TASK DIRECTIONS: Every line from the one containing "A broad market" to the last line of the listing below should be given again exactly.

EXTRACTED RECORDS:

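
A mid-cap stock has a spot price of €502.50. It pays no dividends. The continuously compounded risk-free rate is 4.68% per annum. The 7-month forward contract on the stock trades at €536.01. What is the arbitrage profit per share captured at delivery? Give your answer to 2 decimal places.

Fair forward: F* = S·e^(carry·T), with carry = r = 0.0468
F* = 502.50 · e^(0.0468 × 7/12) = 502.50 · e^0.027300 = 502.50 × 1.027676 = €516.4072
Market €536.01 > fair €516.4072: forward overpriced → cash-and-carry (buy spot, short the forward).
At maturity, profit = |F_mkt − F*| = |536.01 − 516.4072| = €19.60 per share

€19.60 per share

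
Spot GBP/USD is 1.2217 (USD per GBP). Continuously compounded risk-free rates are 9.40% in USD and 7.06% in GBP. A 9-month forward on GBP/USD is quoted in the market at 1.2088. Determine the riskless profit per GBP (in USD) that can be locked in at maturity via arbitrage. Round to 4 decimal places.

Fair forward: F* = S·e^(carry·T), with carry = (r_USD − r_GBP) = 0.0940 − 0.0706 = 0.0234
F* = 1.2217 · e^(0.0234 × 9/12) = 1.2217 · e^0.017550 = 1.2217 × 1.017705 = 1.2433
Market 1.2088 < fair 1.2433: forward underpriced → reverse cash-and-carry (short spot, go long the forward).
At maturity, profit = |F_mkt − F*| = |1.2088 − 1.2433| = 0.0345 per GBP (in USD)

0.0345 per GBP (in USD)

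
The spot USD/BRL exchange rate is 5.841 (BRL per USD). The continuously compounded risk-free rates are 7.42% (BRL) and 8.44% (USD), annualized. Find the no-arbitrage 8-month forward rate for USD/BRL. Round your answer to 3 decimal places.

F = S·e^((r_BRL − r_USD)T) = 5.841 · e^((0.0742 − 0.0844) × 8/12)
= 5.841 · e^-0.006800 = 5.841 × 0.993223
F = 5.801 BRL per USD

5.801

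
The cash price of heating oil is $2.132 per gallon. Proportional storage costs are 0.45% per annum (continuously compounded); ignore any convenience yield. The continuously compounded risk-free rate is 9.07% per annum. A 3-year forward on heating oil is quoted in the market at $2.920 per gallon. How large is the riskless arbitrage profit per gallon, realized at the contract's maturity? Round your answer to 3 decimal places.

Fair forward: F* = S·e^(carry·T), with carry = (r + u) = 0.0907 + 0.0045 = 0.0952
F* = 2.132 · e^(0.0952 × 3) = 2.132 · e^0.285600 = 2.132 × 1.330560 = $2.8368
Market $2.920 > fair $2.8368: forward overpriced → cash-and-carry (buy spot, short the forward).
At maturity, profit = |F_mkt − F*| = |2.920 − 2.8368| = $0.083 per gallon

$0.083 per gallon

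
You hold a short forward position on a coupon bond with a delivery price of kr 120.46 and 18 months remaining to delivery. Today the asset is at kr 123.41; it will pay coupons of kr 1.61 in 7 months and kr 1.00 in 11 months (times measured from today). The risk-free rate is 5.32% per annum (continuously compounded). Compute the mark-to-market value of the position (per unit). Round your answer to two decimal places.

-kr 9.68

PV(remaining coupons) I = 1.61·e^(−0.0532·7/12) + 1.00·e^(−0.0532·11/12) = 2.5132
Current forward F = (S − I)·e^(rT) = (123.41 − 2.5132)·e^(0.0532·18/12) = 120.8968 × 1.083070 = 130.9397
Value (long) = (F − K)·e^(−rT) = (130.9397 − 120.46) × 0.923301 = 9.6759
Short position value = −(long value) = -kr 9.68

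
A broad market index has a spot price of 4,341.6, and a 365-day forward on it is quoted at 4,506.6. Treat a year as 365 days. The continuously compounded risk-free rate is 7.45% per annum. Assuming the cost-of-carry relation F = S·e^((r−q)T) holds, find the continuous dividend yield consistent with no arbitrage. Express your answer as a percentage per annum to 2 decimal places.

3.72%

From F = S·e^((r−q)T): (r − q) = ln(F/S)/T
ln(4506.6/4341.6) = ln(1.038004) = 0.037300
(r − q) = 0.037300 / (365/365) = 0.037300
q = r − ln(F/S)/T = 0.0745 − 0.037300 = 0.037200
q = 3.72%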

EXERCISE SOLUTION:
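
A broad market index has a spot price of 4,341.6, and a 365-day forward on it is quoted at 4,506.6. Treat a year as 365 days. The continuously compounded risk-free rate is 7.45% per annum. Assuming the cost-of-carry relation F = S·e^((r−q)T) holds, find the continuous dividend yield consistent with no arbitrage. Express your answer as a percentage per annum to 2 decimal places.

3.72%

From F = S·e^((r−q)T): (r − q) = ln(F/S)/T
ln(4506.6/4341.6) = ln(1.038004) = 0.037300
(r − q) = 0.037300 / (365/365) = 0.037300
q = r − ln(F/S)/T = 0.0745 − 0.037300 = 0.037200
q = 3.72%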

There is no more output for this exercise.